#### Exercise directions
Two lines mark the range in the entries below: the one holding "Example: facing N" and the one holding "After exactly 14". Set down those two and all lines between them, exactly.

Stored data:
☆ ☆ ☆

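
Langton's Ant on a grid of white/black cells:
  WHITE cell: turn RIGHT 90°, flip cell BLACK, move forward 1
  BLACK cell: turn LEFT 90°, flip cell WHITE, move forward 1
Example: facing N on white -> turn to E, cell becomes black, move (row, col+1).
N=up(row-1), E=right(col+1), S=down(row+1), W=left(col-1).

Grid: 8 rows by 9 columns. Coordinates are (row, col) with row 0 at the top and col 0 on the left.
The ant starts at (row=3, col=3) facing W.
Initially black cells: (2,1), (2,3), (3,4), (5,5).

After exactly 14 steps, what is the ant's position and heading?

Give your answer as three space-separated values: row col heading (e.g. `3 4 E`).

Step 1: on WHITE (3,3): turn R to N, flip to black, move to (2,3). |black|=5
Step 2: on BLACK (2,3): turn L to W, flip to white, move to (2,2). |black|=4
Step 3: on WHITE (2,2): turn R to N, flip to black, move to (1,2). |black|=5
Step 4: on WHITE (1,2): turn R to E, flip to black, move to (1,3). |black|=6
Step 5: on WHITE (1,3): turn R to S, flip to black, move to (2,3). |black|=7
Step 6: on WHITE (2,3): turn R to W, flip to black, move to (2,2). |black|=8
Step 7: on BLACK (2,2): turn L to S, flip to white, move to (3,2). |black|=7
Step 8: on WHITE (3,2): turn R to W, flip to black, move to (3,1). |black|=8
Step 9: on WHITE (3,1): turn R to N, flip to black, move to (2,1). |black|=9
Step 10: on BLACK (2,1): turn L to W, flip to white, move to (2,0). |black|=8
Step 11: on WHITE (2,0): turn R to N, flip to black, move to (1,0). |black|=9
Step 12: on WHITE (1,0): turn R to E, flip to black, move to (1,1). |black|=10
Step 13: on WHITE (1,1): turn R to S, flip to black, move to (2,1). |black|=11
Step 14: on WHITE (2,1): turn R to W, flip to black, move to (2,0). |black|=12

Answer: 2 0 W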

☆ ☆ ☆

#### Answer box
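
Example: facing N on white -> turn to E, cell becomes black, move (row, col+1).
N=up(row-1), E=right(col+1), S=down(row+1), W=left(col-1).

Grid: 8 rows by 9 columns. Coordinates are (row, col) with row 0 at the top and col 0 on the left.
The ant starts at (row=3, col=3) facing W.
Initially black cells: (2,1), (2,3), (3,4), (5,5).

After exactly 14 steps, what is the ant's position and heading?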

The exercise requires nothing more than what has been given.